§ **Goal of the exercise**
Tally the lines in the entries below where the string "parallel" occurs. Reply with the total alone.

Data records
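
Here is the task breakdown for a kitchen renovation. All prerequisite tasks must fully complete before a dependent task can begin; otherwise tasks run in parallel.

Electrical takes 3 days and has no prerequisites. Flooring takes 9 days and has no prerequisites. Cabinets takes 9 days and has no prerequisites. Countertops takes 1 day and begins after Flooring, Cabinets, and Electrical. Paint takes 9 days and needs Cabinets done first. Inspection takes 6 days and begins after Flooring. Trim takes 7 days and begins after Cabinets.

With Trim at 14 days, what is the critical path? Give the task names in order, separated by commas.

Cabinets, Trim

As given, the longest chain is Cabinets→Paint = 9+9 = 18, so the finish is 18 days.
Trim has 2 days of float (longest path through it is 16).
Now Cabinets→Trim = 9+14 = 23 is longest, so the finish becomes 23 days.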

* * *

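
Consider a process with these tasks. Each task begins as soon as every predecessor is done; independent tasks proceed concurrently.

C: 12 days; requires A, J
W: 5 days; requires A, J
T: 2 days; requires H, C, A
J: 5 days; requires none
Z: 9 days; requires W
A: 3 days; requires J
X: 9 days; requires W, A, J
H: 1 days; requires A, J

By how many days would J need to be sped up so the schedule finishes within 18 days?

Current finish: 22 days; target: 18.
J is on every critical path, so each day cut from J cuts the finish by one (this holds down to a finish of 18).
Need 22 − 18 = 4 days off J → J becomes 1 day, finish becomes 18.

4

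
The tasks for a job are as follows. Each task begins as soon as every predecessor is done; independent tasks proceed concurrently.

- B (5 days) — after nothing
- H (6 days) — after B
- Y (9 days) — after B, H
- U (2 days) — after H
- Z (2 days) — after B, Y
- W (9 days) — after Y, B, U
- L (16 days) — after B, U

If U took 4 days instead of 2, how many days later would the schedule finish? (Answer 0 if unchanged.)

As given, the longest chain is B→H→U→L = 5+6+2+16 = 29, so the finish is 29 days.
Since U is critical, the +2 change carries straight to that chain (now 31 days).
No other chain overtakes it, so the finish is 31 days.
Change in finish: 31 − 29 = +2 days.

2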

...

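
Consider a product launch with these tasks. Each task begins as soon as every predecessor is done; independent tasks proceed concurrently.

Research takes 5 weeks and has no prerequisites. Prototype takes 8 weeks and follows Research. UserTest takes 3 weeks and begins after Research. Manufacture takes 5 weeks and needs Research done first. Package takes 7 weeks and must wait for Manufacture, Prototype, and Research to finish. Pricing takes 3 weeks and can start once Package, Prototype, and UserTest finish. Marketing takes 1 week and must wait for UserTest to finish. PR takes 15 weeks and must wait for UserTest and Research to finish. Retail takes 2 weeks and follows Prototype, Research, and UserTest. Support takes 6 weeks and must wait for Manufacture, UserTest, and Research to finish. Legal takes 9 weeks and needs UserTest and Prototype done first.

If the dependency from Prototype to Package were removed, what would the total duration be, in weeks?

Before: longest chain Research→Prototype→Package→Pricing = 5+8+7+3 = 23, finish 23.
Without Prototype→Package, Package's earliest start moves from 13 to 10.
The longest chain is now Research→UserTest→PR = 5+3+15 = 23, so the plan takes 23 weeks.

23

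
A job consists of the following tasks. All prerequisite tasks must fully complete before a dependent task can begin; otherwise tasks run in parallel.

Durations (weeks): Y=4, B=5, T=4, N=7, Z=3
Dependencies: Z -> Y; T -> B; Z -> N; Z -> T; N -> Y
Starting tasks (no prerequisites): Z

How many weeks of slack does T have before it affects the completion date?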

§ **Exercise solution**
2